* WHAT TO WORK ON:
The whole listing below is to be copied exactly.

[Start of Attachment]

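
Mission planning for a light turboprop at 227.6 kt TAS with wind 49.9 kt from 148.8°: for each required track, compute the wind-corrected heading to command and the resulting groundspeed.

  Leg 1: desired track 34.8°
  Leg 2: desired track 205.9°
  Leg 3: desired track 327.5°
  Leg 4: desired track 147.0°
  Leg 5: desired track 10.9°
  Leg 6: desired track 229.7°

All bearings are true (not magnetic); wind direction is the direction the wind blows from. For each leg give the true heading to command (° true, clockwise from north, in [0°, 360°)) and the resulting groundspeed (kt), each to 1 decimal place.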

[End of Attachment]

* EXPECTED ANSWER:
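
Mission planning for a light turboprop at 227.6 kt TAS with wind 49.9 kt from 148.8°: for each required track, compute the wind-corrected heading to command and the resulting groundspeed.

  Leg 1: desired track 34.8°
  Leg 2: desired track 205.9°
  Leg 3: desired track 327.5°
  Leg 4: desired track 147.0°
  Leg 5: desired track 10.9°
  Leg 6: desired track 229.7°

All bearings are true (not magnetic); wind direction is the direction the wind blows from. For each leg give the true heading to command (° true, clockwise from north, in [0°, 360°)) and the resulting groundspeed (kt), each to 1 decimal place.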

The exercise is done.